■ **Task**: Some entries follow. Reproduce exactly the lines starting at the one with "s$. What is" and stopping after the one with "Answer: $-48397$".

■ **Records provided**:
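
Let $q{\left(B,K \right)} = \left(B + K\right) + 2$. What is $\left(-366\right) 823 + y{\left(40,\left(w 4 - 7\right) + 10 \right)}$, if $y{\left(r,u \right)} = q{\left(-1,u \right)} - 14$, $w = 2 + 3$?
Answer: $-301208$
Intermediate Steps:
$q{\left(B,K \right)} = 2 + B + K$
$w = 5$
$y{\left(r,u \right)} = -13 + u$ ($y{\left(r,u \right)} = \left(2 - 1 + u\right) - 14 = \left(1 + u\right) - 14 = -13 + u$)
$\left(-366\right) 823 + y{\left(40,\left(w 4 - 7\right) + 10 \right)} = \left(-366\right) 823 + \left(-13 + \left(\left(5 \cdot 4 - 7\right) + 10\right)\right) = -301218 + \left(-13 + \left(\left(20 - 7\right) + 10\right)\right) = -301218 + \left(-13 + \left(13 + 10\right)\right) = -301218 + \left(-13 + 23\right) = -301218 + 10 = -301208$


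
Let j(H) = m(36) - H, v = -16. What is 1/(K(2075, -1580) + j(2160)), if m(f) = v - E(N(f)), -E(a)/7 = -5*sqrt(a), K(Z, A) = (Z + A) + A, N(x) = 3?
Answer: -1087/3543482 + 35*sqrt(3)/10630446 ≈ -0.00030106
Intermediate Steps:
K(Z, A) = Z + 2*A (K(Z, A) = (A + Z) + A = Z + 2*A)
E(a) = 35*sqrt(a) (E(a) = -(-35)*sqrt(a) = 35*sqrt(a))
m(f) = -16 - 35*sqrt(3)
j(H) = -16 - H - 35*sqrt(3) (j(H) = (-16 - 35*sqrt(3)) - H = -16 - H - 35*sqrt(3))
1/(K(2075, -1580) + j(2160)) = 1/((2075 + 2*(-1580)) + (-16 - 1*2160 - 35*sqrt(3))) = 1/((2075 - 3160) + (-16 - 2160 - 35*sqrt(3))) = 1/(-1085 + (-2176 - 35*sqrt(3))) = 1/(-3261 - 35*sqrt(3))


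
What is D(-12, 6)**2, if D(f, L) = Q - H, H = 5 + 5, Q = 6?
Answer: 16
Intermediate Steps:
H = 10
D(f, L) = -4 (D(f, L) = 6 - 1*10 = 6 - 10 = -4)
D(-12, 6)**2 = (-4)**2 = 16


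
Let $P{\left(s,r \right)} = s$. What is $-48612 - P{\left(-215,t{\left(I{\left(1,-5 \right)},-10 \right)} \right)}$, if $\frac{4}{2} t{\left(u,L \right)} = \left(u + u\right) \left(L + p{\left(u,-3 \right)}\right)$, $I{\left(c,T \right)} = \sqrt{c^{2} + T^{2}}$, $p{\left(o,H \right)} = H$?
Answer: $-48397$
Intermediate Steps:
$I{\left(c,T \right)} = \sqrt{T^{2} + c^{2}}$
$t{\left(u,L \right)} = u \left(-3 + L\right)$ ($t{\left(u,L \right)} = \frac{\left(u + u\right) \left(L - 3\right)}{2} = \frac{2 u \left(-3 + L\right)}{2} = u \left(-3 + L\right)$)
$-48612 - P{\left(-215,t{\left(I{\left(1,-5 \right)},-10 \right)} \right)} = -48612 - -215 = -48612 + 215 = -48397$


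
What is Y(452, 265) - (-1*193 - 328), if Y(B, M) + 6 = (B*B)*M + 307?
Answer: 54141382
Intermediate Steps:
Y(B, M) = 301 + M*B² (Y(B, M) = -6 + ((B*B)*M + 307) = -6 + (B²*M + 307) = -6 + (M*B² + 307) = -6 + (307 + M*B²) = 301 + M*B²)
Y(452, 265) - (-1*193 - 328) = (301 + 265*452²) - (-1*193 - 328) = (301 + 265*204304) - (-193 - 328) = (301 + 54140560) - 1*(-521) = 54140861 + 521 = 54141382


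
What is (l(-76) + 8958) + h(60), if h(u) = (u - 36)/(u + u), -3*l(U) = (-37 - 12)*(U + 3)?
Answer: 116488/15 ≈ 7765.9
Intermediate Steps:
l(U) = 49 + 49*U/3 (l(U) = -(-37 - 12)*(U + 3)/3 = -(-49)*(3 + U)/3 = -(-147 - 49*U)/3 = 49 + 49*U/3)
h(u) = (-36 + u)/(2*u) (h(u) = (-36 + u)/((2*u)) = (-36 + u)*(1/(2*u)) = (-36 + u)/(2*u))
(l(-76) + 8958) + h(60) = ((49 + (49/3)*(-76)) + 8958) + (1/2)*(-36 + 60)/60 = ((49 - 3724/3) + 8958) + (1/2)*(1/60)*24 = (-3577/3 + 8958) + 1/5 = 23297/3 + 1/5 = 116488/15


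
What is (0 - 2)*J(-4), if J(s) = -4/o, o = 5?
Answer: 8/5 ≈ 1.6000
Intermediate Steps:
J(s) = -⅘ (J(s) = -4/5 = -4*⅕ = -⅘)
(0 - 2)*J(-4) = (0 - 2)*(-⅘) = -2*(-⅘) = 8/5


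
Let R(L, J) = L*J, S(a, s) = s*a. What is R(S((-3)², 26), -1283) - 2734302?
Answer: -3034524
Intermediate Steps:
S(a, s) = a*s
R(L, J) = J*L
R(S((-3)², 26), -1283) - 2734302 = -1283*(-3)²*26 - 2734302 = -11547*26 - 2734302 = -1283*234 - 2734302 = -300222 - 2734302 = -3034524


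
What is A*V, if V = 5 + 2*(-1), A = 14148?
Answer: 42444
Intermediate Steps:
V = 3 (V = 5 - 2 = 3)
A*V = 14148*3 = 42444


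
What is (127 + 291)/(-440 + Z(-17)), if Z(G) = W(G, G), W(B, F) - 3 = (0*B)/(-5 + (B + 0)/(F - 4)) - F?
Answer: -209/210 ≈ -0.99524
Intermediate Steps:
W(B, F) = 3 - F (W(B, F) = 3 + ((0*B)/(-5 + (B + 0)/(F - 4)) - F) = 3 + (0/(-5 + B/(-4 + F)) - F) = 3 + (0 - F) = 3 - F)
Z(G) = 3 - G
(127 + 291)/(-440 + Z(-17)) = (127 + 291)/(-440 + (3 - 1*(-17))) = 418/(-440 + (3 + 17)) = 418/(-440 + 20) = 418/(-420) = 418*(-1/420) = -209/210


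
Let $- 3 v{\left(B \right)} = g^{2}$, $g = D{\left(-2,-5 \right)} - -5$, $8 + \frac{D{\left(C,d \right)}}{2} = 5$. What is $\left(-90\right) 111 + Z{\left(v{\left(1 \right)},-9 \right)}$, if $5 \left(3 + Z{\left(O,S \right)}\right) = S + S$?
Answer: $- \frac{49983}{5} \approx -9996.6$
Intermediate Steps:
$D{\left(C,d \right)} = -6$ ($D{\left(C,d \right)} = -16 + 2 \cdot 5 = -16 + 10 = -6$)
$g = -1$ ($g = -6 - -5 = -6 + 5 = -1$)
$v{\left(B \right)} = - \frac{1}{3}$ ($v{\left(B \right)} = - \frac{\left(-1\right)^{2}}{3} = \left(- \frac{1}{3}\right) 1 = - \frac{1}{3}$)
$Z{\left(O,S \right)} = -3 + \frac{2 S}{5}$ ($Z{\left(O,S \right)} = -3 + \frac{S + S}{5} = -3 + \frac{2 S}{5}$)
$\left(-90\right) 111 + Z{\left(v{\left(1 \right)},-9 \right)} = \left(-90\right) 111 + \left(-3 + \frac{2}{5} \left(-9\right)\right) = -9990 - \frac{33}{5} = - \frac{49983}{5}$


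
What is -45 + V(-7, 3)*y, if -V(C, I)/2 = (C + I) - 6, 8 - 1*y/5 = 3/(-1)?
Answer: 1055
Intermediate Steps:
y = 55 (y = 40 - 15/(-1) = 40 - 15*(-1) = 40 - 5*(-3) = 40 + 15 = 55)
V(C, I) = 12 - 2*C - 2*I (V(C, I) = -2*((C + I) - 6) = -2*(-6 + C + I) = 12 - 2*C - 2*I)
-45 + V(-7, 3)*y = -45 + (12 - 2*(-7) - 2*3)*55 = -45 + (12 + 14 - 6)*55 = -45 + 20*55 = -45 + 1100 = 1055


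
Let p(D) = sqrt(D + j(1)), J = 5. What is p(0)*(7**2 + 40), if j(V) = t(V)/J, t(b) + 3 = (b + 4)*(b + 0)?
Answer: 89*sqrt(10)/5 ≈ 56.289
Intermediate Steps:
t(b) = -3 + b*(4 + b) (t(b) = -3 + (b + 4)*(b + 0) = -3 + (4 + b)*b = -3 + b*(4 + b))
j(V) = -3/5 + V**2/5 + 4*V/5 (j(V) = (-3 + V**2 + 4*V)/5 = (-3 + V**2 + 4*V)*(1/5) = -3/5 + V**2/5 + 4*V/5)
p(D) = sqrt(2/5 + D) (p(D) = sqrt(D + (-3/5 + (1/5)*1**2 + (4/5)*1)) = sqrt(D + (-3/5 + (1/5)*1 + 4/5)) = sqrt(D + (-3/5 + 1/5 + 4/5)) = sqrt(D + 2/5) = sqrt(2/5 + D))
p(0)*(7**2 + 40) = (sqrt(10 + 25*0)/5)*(7**2 + 40) = (sqrt(10 + 0)/5)*(49 + 40) = (sqrt(10)/5)*89 = 89*sqrt(10)/5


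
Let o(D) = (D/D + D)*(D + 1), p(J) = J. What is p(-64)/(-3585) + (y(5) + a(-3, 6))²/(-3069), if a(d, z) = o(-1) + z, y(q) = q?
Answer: -7193/333405 ≈ -0.021574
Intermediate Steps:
o(D) = (1 + D)² (o(D) = (1 + D)*(1 + D) = (1 + D)²)
a(d, z) = z (a(d, z) = (1 + (-1)² + 2*(-1)) + z = (1 + 1 - 2) + z = 0 + z = z)
p(-64)/(-3585) + (y(5) + a(-3, 6))²/(-3069) = -64/(-3585) + (5 + 6)²/(-3069) = -64*(-1/3585) + 11²*(-1/3069) = 64/3585 + 121*(-1/3069) = 64/3585 - 11/279 = -7193/333405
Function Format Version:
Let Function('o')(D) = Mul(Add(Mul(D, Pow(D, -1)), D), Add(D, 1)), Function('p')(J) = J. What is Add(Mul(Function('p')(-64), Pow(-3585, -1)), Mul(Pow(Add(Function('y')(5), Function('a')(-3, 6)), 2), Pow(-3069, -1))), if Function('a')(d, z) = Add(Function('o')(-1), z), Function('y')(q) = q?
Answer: Rational(-7193, 333405) ≈ -0.021574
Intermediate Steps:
Function('o')(D) = Pow(Add(1, D), 2) (Function('o')(D) = Mul(Add(1, D), Add(1, D)) = Pow(Add(1, D), 2))
Function('a')(d, z) = z (Function('a')(d, z) = Add(Add(1, Pow(-1, 2), Mul(2, -1)), z) = Add(Add(1, 1, -2), z) = Add(0, z) = z)
Add(Mul(Function('p')(-64), Pow(-3585, -1)), Mul(Pow(Add(Function('y')(5), Function('a')(-3, 6)), 2), Pow(-3069, -1))) = Add(Mul(-64, Pow(-3585, -1)), Mul(Pow(Add(5, 6), 2), Pow(-3069, -1))) = Add(Mul(-64, Rational(-1, 3585)), Mul(Pow(11, 2), Rational(-1, 3069))) = Add(Rational(64, 3585), Mul(121, Rational(-1, 3069))) = Add(Rational(64, 3585), Rational(-11, 279)) = Rational(-7193, 333405)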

■ **Reply to the exercise**:
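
Let $P{\left(s,r \right)} = s$. What is $-48612 - P{\left(-215,t{\left(I{\left(1,-5 \right)},-10 \right)} \right)}$, if $\frac{4}{2} t{\left(u,L \right)} = \left(u + u\right) \left(L + p{\left(u,-3 \right)}\right)$, $I{\left(c,T \right)} = \sqrt{c^{2} + T^{2}}$, $p{\left(o,H \right)} = H$?
Answer: $-48397$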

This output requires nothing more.